Transcribe the data underneath exactly, keeping every word in place.

[Dataset entries]
+===+

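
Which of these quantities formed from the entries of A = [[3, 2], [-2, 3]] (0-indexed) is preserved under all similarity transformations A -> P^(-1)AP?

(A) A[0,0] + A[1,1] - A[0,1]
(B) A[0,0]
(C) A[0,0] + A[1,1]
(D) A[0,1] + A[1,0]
C

A[0,0] + A[1,1] is the trace of A. By the cyclic property of the trace, tr(P^(-1)AP) = tr(APP^(-1)) = tr(A), so it is the same for every matrix similar to A.

The other combinations are not similarity invariants. For example, take P = [[1, 2], [0, 1]] (det P = 1), so P^(-1) = [[1, -2], [0, 1]] and
B = P^(-1)AP = [[7, 10], [-2, -1]].
Evaluating each option on A and on B:
(A) A[0,0] + A[1,1] - A[0,1]: 4 for A, -4 for B -> changes
(B) A[0,0]: 3 for A, 7 for B -> changes
(C) A[0,0] + A[1,1]: 6 for A, 6 for B -> unchanged
(D) A[0,1] + A[1,0]: 0 for A, 8 for B -> changes

Only (C) A[0,0] + A[1,1] = 6 survives (and it does so for every P, not just this one), so it is the invariant.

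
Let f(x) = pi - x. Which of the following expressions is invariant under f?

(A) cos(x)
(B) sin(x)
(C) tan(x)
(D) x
B

For f(x) = pi - x:
sin(pi - x) = sin(x), so sine is invariant under this transformation.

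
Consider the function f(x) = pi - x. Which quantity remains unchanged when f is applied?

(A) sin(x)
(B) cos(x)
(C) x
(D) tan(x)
A

For f(x) = pi - x:
sin(pi - x) = sin(x), so sine is invariant under this transformation.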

+===+

-- Written answer --
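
Which of these quantities formed from the entries of A = [[3, 2], [-2, 3]] (0-indexed) is preserved under all similarity transformations A -> P^(-1)AP?

(A) A[0,0] + A[1,1] - A[0,1]
(B) A[0,0]
(C) A[0,0] + A[1,1]
(D) A[0,1] + A[1,0]
C

A[0,0] + A[1,1] is the trace of A. By the cyclic property of the trace, tr(P^(-1)AP) = tr(APP^(-1)) = tr(A), so it is the same for every matrix similar to A.

The other combinations are not similarity invariants. For example, take P = [[1, 2], [0, 1]] (det P = 1), so P^(-1) = [[1, -2], [0, 1]] and
B = P^(-1)AP = [[7, 10], [-2, -1]].
Evaluating each option on A and on B:
(A) A[0,0] + A[1,1] - A[0,1]: 4 for A, -4 for B -> changes
(B) A[0,0]: 3 for A, 7 for B -> changes
(C) A[0,0] + A[1,1]: 6 for A, 6 for B -> unchanged
(D) A[0,1] + A[1,0]: 0 for A, 8 for B -> changes

Only (C) A[0,0] + A[1,1] = 6 survives (and it does so for every P, not just this one), so it is the invariant.

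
Let f(x) = pi - x. Which of the following expressions is invariant under f?

(A) cos(x)
(B) sin(x)
(C) tan(x)
(D) x
B

For f(x) = pi - x:
sin(pi - x) = sin(x), so sine is invariant under this transformation.

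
Consider the function f(x) = pi - x. Which quantity remains unchanged when f is applied?

(A) sin(x)
(B) cos(x)
(C) x
(D) tan(x)
A

For f(x) = pi - x:
sin(pi - x) = sin(x), so sine is invariant under this transformation.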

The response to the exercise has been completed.